- **Problem to solve**
Copy the records. Keep every line exactly as it is.

- **Available data**
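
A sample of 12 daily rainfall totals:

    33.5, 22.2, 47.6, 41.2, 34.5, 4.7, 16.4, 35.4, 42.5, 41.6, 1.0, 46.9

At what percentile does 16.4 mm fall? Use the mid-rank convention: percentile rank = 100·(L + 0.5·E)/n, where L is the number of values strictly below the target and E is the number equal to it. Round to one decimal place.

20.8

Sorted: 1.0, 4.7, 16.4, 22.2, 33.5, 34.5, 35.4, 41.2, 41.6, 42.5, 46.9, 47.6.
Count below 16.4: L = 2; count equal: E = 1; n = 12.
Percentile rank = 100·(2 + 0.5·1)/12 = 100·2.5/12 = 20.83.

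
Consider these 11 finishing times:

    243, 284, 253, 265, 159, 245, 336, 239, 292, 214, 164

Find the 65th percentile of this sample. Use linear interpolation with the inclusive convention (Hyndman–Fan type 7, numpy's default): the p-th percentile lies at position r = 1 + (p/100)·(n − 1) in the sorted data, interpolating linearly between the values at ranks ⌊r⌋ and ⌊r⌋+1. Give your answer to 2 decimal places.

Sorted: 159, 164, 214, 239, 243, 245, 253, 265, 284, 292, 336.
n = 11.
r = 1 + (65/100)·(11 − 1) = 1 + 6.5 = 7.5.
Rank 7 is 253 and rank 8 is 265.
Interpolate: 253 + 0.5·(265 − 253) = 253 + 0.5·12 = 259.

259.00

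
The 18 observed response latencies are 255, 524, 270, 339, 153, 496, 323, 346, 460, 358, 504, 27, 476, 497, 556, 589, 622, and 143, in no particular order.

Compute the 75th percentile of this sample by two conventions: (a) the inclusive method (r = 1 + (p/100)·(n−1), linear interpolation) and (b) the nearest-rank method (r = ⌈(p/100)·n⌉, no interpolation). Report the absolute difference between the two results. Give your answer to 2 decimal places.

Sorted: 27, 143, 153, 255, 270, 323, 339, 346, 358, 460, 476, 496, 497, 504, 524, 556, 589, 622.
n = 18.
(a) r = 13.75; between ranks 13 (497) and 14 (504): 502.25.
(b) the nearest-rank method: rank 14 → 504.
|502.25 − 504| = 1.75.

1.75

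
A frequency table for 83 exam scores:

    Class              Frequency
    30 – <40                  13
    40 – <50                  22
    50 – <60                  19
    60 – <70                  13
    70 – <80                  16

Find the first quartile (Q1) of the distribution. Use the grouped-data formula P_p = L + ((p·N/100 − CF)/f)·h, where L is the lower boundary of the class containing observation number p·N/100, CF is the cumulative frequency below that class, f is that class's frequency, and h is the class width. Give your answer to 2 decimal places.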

- **Solution for this problem**
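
A sample of 12 daily rainfall totals:

    33.5, 22.2, 47.6, 41.2, 34.5, 4.7, 16.4, 35.4, 42.5, 41.6, 1.0, 46.9

At what percentile does 16.4 mm fall? Use the mid-rank convention: percentile rank = 100·(L + 0.5·E)/n, where L is the number of values strictly below the target and E is the number equal to it. Round to one decimal place.

20.8

Sorted: 1.0, 4.7, 16.4, 22.2, 33.5, 34.5, 35.4, 41.2, 41.6, 42.5, 46.9, 47.6.
Count below 16.4: L = 2; count equal: E = 1; n = 12.
Percentile rank = 100·(2 + 0.5·1)/12 = 100·2.5/12 = 20.83.

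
Consider these 11 finishing times:

    243, 284, 253, 265, 159, 245, 336, 239, 292, 214, 164

Find the 65th percentile of this sample. Use linear interpolation with the inclusive convention (Hyndman–Fan type 7, numpy's default): the p-th percentile lies at position r = 1 + (p/100)·(n − 1) in the sorted data, interpolating linearly between the values at ranks ⌊r⌋ and ⌊r⌋+1. Give your answer to 2 decimal places.

Sorted: 159, 164, 214, 239, 243, 245, 253, 265, 284, 292, 336.
n = 11.
r = 1 + (65/100)·(11 − 1) = 1 + 6.5 = 7.5.
Rank 7 is 253 and rank 8 is 265.
Interpolate: 253 + 0.5·(265 − 253) = 253 + 0.5·12 = 259.

259.00

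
The 18 observed response latencies are 255, 524, 270, 339, 153, 496, 323, 346, 460, 358, 504, 27, 476, 497, 556, 589, 622, and 143, in no particular order.

Compute the 75th percentile of this sample by two conventions: (a) the inclusive method (r = 1 + (p/100)·(n−1), linear interpolation) and (b) the nearest-rank method (r = ⌈(p/100)·n⌉, no interpolation). Report the absolute difference between the two results. Give your answer to 2 decimal places.

Sorted: 27, 143, 153, 255, 270, 323, 339, 346, 358, 460, 476, 496, 497, 504, 524, 556, 589, 622.
n = 18.
(a) r = 13.75; between ranks 13 (497) and 14 (504): 502.25.
(b) the nearest-rank method: rank 14 → 504.
|502.25 − 504| = 1.75.

1.75

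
A frequency table for 83 exam scores:

    Class              Frequency
    30 – <40                  13
    40 – <50                  22
    50 – <60                  19
    60 – <70                  13
    70 – <80                  16

Find the first quartile (Q1) of the distribution. Use the grouped-data formula P_p = L + ((p·N/100 − CF)/f)·h, where L is the lower boundary of the class containing observation number p·N/100, CF is the cumulative frequency below that class, f is that class's frequency, and h is the class width. Give your answer to 2 decimal places.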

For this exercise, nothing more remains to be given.